### [WHAT YOU ARE ASKED TO DO]
Return every line from the listing where the word "columns" occurs.

[[ INFORMATION GIVEN, beginning ]]

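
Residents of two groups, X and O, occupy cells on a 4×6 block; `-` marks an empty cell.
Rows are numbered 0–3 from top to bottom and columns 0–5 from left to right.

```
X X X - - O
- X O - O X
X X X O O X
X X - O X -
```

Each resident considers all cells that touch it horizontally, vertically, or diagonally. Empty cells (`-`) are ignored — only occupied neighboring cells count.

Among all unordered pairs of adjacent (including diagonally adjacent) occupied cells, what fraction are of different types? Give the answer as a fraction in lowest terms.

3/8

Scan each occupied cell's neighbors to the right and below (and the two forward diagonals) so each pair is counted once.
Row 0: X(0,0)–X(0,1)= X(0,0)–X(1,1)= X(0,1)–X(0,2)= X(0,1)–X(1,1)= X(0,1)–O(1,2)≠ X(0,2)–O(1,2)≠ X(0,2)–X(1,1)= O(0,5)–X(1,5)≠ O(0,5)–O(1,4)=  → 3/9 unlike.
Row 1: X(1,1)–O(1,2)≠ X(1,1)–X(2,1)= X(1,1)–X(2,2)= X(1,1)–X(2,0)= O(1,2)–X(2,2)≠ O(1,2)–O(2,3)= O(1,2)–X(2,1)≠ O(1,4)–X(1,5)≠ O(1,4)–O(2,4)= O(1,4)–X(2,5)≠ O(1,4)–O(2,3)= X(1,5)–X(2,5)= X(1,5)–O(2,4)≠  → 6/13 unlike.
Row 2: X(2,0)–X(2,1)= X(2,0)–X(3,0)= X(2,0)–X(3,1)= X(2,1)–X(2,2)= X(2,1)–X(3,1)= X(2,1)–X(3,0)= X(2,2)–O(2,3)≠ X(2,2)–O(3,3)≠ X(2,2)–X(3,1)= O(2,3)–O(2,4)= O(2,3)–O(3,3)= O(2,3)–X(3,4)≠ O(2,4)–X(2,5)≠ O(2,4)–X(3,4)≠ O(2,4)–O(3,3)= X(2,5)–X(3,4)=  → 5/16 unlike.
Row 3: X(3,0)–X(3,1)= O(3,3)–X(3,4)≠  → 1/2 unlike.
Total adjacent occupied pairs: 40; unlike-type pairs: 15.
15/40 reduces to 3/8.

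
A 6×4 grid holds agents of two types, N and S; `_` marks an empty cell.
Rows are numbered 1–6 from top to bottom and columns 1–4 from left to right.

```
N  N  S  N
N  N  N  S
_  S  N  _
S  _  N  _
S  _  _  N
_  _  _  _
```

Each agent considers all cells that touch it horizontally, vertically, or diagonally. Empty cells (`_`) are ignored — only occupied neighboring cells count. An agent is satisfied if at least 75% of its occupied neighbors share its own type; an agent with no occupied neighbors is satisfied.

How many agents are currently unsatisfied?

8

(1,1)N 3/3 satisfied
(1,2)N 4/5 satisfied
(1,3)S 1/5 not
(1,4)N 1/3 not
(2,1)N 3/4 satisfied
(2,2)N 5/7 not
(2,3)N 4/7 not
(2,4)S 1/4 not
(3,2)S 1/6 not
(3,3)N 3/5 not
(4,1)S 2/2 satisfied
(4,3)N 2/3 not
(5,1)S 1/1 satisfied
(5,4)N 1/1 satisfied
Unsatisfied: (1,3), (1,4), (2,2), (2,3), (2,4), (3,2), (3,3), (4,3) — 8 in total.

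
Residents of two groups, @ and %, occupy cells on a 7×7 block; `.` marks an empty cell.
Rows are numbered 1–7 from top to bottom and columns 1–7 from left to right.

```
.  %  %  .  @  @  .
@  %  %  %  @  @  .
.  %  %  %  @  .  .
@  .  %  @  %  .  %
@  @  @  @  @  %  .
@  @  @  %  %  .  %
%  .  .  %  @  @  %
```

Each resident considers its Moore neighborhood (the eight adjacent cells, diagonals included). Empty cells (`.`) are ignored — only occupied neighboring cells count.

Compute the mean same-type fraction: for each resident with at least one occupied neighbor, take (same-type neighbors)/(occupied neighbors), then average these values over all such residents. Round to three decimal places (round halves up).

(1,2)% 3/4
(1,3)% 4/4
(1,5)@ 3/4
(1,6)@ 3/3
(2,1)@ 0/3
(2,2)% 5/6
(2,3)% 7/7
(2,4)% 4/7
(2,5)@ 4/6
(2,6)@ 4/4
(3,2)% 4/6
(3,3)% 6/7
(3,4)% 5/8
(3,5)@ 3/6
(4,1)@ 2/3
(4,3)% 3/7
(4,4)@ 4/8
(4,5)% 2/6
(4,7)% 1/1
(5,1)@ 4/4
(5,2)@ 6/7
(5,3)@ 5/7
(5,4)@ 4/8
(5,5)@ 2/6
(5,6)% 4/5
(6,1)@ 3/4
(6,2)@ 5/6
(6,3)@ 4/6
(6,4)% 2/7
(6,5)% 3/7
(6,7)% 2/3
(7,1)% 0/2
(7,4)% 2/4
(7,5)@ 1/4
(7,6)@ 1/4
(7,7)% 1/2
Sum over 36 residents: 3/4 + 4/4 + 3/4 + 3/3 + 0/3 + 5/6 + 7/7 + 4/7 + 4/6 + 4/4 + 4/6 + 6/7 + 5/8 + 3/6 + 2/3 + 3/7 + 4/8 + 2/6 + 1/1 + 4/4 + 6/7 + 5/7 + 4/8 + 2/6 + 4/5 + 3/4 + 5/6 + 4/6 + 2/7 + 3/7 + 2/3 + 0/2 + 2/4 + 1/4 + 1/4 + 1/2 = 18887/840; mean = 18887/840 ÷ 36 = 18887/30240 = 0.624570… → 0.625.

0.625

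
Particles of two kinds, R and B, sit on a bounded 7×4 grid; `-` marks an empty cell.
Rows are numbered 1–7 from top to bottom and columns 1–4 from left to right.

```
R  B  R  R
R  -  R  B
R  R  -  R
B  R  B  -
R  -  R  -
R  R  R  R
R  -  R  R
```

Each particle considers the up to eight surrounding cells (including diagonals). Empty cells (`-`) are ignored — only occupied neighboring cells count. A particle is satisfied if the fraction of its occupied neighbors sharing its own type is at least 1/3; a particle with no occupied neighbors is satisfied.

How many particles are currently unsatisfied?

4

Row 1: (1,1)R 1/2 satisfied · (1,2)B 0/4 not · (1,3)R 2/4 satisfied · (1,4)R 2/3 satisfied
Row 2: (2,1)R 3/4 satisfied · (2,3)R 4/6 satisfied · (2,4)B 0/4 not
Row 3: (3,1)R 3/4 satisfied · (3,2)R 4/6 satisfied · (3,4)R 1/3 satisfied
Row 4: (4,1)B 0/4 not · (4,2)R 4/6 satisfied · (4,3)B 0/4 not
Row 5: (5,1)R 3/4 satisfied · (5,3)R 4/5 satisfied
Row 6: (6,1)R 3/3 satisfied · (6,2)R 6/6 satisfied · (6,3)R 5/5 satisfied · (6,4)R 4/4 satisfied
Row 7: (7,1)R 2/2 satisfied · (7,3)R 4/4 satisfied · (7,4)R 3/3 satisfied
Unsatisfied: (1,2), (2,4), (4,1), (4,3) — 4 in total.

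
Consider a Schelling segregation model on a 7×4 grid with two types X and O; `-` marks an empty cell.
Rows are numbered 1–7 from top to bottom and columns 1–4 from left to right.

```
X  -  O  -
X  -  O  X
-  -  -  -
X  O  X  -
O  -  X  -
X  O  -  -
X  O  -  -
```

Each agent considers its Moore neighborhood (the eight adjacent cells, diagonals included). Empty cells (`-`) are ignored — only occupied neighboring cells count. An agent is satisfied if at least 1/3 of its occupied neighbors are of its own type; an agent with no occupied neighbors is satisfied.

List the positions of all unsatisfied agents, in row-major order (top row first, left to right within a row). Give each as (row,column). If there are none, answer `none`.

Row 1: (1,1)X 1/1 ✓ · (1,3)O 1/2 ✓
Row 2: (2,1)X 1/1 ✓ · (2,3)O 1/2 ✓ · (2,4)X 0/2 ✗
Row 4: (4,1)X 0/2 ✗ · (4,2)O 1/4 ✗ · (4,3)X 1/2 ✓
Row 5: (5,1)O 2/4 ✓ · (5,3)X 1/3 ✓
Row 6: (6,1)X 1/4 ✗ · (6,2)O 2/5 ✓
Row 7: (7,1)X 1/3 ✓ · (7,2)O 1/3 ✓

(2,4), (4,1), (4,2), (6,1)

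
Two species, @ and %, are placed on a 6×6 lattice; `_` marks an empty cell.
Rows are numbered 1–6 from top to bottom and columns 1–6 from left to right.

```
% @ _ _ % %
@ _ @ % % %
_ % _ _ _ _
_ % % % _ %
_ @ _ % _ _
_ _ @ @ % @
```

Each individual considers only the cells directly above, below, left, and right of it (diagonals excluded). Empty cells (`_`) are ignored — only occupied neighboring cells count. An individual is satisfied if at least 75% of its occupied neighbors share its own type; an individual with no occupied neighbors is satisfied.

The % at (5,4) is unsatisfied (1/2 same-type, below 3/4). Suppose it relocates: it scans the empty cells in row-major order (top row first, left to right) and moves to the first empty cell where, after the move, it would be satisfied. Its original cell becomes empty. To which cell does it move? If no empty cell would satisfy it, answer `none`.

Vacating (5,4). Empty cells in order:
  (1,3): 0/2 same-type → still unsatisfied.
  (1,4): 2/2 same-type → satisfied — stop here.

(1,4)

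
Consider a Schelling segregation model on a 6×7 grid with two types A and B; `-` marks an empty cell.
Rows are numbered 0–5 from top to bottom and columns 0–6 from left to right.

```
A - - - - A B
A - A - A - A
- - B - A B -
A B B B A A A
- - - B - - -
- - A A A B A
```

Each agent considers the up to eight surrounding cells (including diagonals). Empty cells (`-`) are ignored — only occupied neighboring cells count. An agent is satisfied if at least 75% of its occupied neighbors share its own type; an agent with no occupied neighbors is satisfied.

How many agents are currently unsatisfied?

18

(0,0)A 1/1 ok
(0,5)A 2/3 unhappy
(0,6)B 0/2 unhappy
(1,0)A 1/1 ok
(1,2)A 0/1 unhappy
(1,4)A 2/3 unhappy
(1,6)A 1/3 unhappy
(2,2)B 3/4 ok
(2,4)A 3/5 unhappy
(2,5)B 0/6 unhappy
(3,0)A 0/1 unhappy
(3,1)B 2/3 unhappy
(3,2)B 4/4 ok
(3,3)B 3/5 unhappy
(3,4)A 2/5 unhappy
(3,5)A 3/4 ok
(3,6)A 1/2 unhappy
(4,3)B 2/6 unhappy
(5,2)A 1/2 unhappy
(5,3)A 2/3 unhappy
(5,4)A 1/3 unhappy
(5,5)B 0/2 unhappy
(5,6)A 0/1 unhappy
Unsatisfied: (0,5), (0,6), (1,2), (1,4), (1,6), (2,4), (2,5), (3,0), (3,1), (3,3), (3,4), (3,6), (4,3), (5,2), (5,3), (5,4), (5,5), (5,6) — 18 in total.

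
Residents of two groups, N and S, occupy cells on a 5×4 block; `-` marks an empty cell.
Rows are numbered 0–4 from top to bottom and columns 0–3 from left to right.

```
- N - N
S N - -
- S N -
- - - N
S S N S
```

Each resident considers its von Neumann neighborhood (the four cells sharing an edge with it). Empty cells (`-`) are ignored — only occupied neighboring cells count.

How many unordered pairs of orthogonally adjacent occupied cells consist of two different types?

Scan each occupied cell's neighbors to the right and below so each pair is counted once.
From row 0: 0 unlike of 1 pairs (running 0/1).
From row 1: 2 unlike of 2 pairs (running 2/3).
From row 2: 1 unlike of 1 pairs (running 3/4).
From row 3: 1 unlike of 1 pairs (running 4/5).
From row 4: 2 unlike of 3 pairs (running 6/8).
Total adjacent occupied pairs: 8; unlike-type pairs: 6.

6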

[[ INFORMATION GIVEN, end ]]

### [REPLY]
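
Rows are numbered 0–3 from top to bottom and columns 0–5 from left to right.
Rows are numbered 1–6 from top to bottom and columns 1–4 from left to right.
Rows are numbered 1–7 from top to bottom and columns 1–7 from left to right.
Rows are numbered 1–7 from top to bottom and columns 1–4 from left to right.
Rows are numbered 1–7 from top to bottom and columns 1–4 from left to right.
Rows are numbered 1–6 from top to bottom and columns 1–6 from left to right.
Rows are numbered 0–5 from top to bottom and columns 0–6 from left to right.
Rows are numbered 0–4 from top to bottom and columns 0–3 from left to right.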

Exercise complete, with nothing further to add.